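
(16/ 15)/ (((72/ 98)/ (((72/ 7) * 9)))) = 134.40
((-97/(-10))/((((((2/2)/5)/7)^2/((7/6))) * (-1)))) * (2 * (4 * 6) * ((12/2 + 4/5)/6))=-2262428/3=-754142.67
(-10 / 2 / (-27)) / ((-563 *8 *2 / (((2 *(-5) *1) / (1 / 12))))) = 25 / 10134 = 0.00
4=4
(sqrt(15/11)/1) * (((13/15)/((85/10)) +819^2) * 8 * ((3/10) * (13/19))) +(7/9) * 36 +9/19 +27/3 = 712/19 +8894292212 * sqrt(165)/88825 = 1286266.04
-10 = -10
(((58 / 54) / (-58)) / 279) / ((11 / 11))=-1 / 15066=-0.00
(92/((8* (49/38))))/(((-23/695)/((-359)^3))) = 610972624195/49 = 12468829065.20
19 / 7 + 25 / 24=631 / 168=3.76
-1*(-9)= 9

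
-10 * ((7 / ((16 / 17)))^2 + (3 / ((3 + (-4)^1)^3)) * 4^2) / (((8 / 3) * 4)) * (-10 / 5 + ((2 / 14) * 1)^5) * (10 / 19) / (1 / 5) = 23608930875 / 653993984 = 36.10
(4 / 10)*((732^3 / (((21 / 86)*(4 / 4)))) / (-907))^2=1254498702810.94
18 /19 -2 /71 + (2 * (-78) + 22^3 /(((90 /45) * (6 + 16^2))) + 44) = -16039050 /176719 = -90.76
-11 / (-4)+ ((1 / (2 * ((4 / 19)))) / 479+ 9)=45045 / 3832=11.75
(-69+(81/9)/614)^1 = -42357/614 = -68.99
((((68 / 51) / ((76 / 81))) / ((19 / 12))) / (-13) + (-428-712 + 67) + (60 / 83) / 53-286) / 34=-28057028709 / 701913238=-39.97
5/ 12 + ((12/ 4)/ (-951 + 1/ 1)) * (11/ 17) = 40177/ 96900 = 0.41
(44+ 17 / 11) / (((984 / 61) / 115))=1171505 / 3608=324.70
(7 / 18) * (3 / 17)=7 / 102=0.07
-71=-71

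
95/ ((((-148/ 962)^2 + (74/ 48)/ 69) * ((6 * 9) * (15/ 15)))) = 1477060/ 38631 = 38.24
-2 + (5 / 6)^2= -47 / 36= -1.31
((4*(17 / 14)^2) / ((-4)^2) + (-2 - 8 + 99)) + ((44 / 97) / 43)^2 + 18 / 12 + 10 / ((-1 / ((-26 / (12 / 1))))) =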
- - -
Task brief: All entries shown above should be printed again exactly.

Solved problem:
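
(16/ 15)/ (((72/ 98)/ (((72/ 7) * 9)))) = 134.40
((-97/(-10))/((((((2/2)/5)/7)^2/((7/6))) * (-1)))) * (2 * (4 * 6) * ((12/2 + 4/5)/6))=-2262428/3=-754142.67
(-10 / 2 / (-27)) / ((-563 *8 *2 / (((2 *(-5) *1) / (1 / 12))))) = 25 / 10134 = 0.00
4=4
(sqrt(15/11)/1) * (((13/15)/((85/10)) +819^2) * 8 * ((3/10) * (13/19))) +(7/9) * 36 +9/19 +27/3 = 712/19 +8894292212 * sqrt(165)/88825 = 1286266.04
-10 = -10
(((58 / 54) / (-58)) / 279) / ((11 / 11))=-1 / 15066=-0.00
(92/((8* (49/38))))/(((-23/695)/((-359)^3))) = 610972624195/49 = 12468829065.20
19 / 7 + 25 / 24=631 / 168=3.76
-1*(-9)= 9

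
-10 * ((7 / ((16 / 17)))^2 + (3 / ((3 + (-4)^1)^3)) * 4^2) / (((8 / 3) * 4)) * (-10 / 5 + ((2 / 14) * 1)^5) * (10 / 19) / (1 / 5) = 23608930875 / 653993984 = 36.10
(4 / 10)*((732^3 / (((21 / 86)*(4 / 4)))) / (-907))^2=1254498702810.94
18 /19 -2 /71 + (2 * (-78) + 22^3 /(((90 /45) * (6 + 16^2))) + 44) = -16039050 /176719 = -90.76
-11 / (-4)+ ((1 / (2 * ((4 / 19)))) / 479+ 9)=45045 / 3832=11.75
(-69+(81/9)/614)^1 = -42357/614 = -68.99
((((68 / 51) / ((76 / 81))) / ((19 / 12))) / (-13) + (-428-712 + 67) + (60 / 83) / 53-286) / 34=-28057028709 / 701913238=-39.97
5/ 12 + ((12/ 4)/ (-951 + 1/ 1)) * (11/ 17) = 40177/ 96900 = 0.41
(44+ 17 / 11) / (((984 / 61) / 115))=1171505 / 3608=324.70
(7 / 18) * (3 / 17)=7 / 102=0.07
-71=-71

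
95/ ((((-148/ 962)^2 + (74/ 48)/ 69) * ((6 * 9) * (15/ 15)))) = 1477060/ 38631 = 38.24
-2 + (5 / 6)^2= -47 / 36= -1.31
((4*(17 / 14)^2) / ((-4)^2) + (-2 - 8 + 99)) + ((44 / 97) / 43)^2 + 18 / 12 + 10 / ((-1 / ((-26 / (12 / 1))))) =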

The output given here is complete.